■ **Problem requirements**
Which lines make up the answer? Those from the line with "Answer: -175/114 ≈ -1.5351" through the end of the data; reproduce them exactly.

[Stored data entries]
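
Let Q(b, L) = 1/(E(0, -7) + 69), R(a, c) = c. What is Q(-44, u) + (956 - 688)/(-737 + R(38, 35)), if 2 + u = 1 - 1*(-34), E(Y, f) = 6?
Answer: -3233/8775 ≈ -0.36843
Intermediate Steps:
u = 33 (u = -2 + (1 - 1*(-34)) = -2 + (1 + 34) = -2 + 35 = 33)
Q(b, L) = 1/75 (Q(b, L) = 1/(6 + 69) = 1/75)
Q(-44, u) + (956 - 688)/(-737 + R(38, 35)) = 1/75 + (956 - 688)/(-737 + 35) = 1/75 + 268/(-702) = 1/75 + 268*(-1/702) = 1/75 - 134/351 = -3233/8775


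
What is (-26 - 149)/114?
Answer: -175/114 ≈ -1.5351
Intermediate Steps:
(-26 - 149)/114 = -175*1/114 = -175/114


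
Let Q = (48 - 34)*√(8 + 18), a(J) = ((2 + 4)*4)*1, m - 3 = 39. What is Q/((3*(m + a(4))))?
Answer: 7*√26/99 ≈ 0.36054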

■ **Result below**
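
Answer: -175/114 ≈ -1.5351
Intermediate Steps:
(-26 - 149)/114 = -175*1/114 = -175/114


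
Let Q = (48 - 34)*√(8 + 18), a(J) = ((2 + 4)*4)*1, m - 3 = 39. What is Q/((3*(m + a(4))))?
Answer: 7*√26/99 ≈ 0.36054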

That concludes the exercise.